> Work instruction
Under this line are the records; write out word for word the part that begins at the line containing "The perpetual bond" and ends at the line containing "Holloway Group will", and no more.

> Records for processing

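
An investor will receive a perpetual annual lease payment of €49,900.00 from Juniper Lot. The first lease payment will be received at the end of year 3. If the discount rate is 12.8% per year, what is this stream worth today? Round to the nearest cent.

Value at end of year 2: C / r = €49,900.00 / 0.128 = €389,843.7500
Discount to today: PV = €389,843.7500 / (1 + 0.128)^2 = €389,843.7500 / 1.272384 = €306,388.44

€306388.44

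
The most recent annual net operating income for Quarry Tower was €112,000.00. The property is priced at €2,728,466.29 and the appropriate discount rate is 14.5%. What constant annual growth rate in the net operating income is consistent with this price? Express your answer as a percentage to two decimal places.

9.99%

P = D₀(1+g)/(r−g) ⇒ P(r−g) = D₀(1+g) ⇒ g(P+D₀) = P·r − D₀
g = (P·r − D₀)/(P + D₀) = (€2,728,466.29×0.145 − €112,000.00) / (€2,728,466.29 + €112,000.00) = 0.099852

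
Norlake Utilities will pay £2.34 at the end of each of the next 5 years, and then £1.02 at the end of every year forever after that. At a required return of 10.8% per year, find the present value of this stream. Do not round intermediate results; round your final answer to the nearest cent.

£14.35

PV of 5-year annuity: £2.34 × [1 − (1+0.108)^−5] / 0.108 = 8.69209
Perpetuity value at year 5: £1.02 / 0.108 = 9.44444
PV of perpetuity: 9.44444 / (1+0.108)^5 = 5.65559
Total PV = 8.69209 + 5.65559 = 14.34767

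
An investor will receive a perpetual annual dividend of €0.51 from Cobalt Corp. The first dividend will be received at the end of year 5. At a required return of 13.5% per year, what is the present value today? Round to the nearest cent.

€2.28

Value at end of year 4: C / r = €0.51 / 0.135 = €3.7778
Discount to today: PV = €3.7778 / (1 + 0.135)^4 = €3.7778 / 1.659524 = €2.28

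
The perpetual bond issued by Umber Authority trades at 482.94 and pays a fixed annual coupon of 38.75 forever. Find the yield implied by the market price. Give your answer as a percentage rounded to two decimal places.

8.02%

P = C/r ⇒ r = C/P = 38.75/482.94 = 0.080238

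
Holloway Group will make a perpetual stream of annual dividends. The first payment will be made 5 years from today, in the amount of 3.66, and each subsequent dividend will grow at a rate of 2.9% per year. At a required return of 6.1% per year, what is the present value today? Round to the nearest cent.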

* * *

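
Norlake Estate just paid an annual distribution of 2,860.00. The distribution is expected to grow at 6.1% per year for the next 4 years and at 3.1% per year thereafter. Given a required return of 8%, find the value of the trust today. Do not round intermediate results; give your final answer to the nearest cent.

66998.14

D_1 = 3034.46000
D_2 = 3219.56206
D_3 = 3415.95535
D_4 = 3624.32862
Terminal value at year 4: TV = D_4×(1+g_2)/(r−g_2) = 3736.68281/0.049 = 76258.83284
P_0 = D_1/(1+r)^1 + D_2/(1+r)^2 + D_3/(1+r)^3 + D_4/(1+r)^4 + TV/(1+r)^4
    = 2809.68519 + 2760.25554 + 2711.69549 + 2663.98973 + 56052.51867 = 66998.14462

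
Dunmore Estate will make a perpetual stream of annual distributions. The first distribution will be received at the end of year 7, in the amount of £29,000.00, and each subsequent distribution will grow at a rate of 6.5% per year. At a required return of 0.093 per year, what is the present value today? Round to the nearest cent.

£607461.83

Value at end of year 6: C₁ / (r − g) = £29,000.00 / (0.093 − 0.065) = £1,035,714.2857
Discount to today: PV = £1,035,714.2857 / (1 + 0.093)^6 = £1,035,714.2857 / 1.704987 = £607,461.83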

> Reply to the task
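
The perpetual bond issued by Umber Authority trades at 482.94 and pays a fixed annual coupon of 38.75 forever. Find the yield implied by the market price. Give your answer as a percentage rounded to two decimal places.

8.02%

P = C/r ⇒ r = C/P = 38.75/482.94 = 0.080238

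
Holloway Group will make a perpetual stream of annual dividends. The first payment will be made 5 years from today, in the amount of 3.66, and each subsequent dividend will grow at a rate of 2.9% per year. At a required return of 6.1% per year, what is the present value today? Round to the nearest cent.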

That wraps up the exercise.